*Task objective*
Work out how many lines below hold the string "height" and state only that figure.

* * *

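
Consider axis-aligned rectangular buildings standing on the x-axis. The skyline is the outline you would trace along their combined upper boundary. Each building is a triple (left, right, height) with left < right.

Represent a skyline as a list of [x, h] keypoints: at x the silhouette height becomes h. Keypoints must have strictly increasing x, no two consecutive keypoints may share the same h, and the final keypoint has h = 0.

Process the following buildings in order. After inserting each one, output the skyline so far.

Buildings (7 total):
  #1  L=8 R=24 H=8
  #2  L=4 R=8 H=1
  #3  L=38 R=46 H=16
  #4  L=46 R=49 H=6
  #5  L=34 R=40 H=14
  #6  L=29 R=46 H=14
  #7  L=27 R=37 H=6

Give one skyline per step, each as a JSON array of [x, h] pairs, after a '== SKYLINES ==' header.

== SKYLINES ==
[[8,8],[24,0]]
[[4,1],[8,8],[24,0]]
[[4,1],[8,8],[24,0],[38,16],[46,0]]
[[4,1],[8,8],[24,0],[38,16],[46,6],[49,0]]
[[4,1],[8,8],[24,0],[34,14],[38,16],[46,6],[49,0]]
[[4,1],[8,8],[24,0],[29,14],[38,16],[46,6],[49,0]]
[[4,1],[8,8],[24,0],[27,6],[29,14],[38,16],[46,6],[49,0]]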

* * *

*Answer section*
2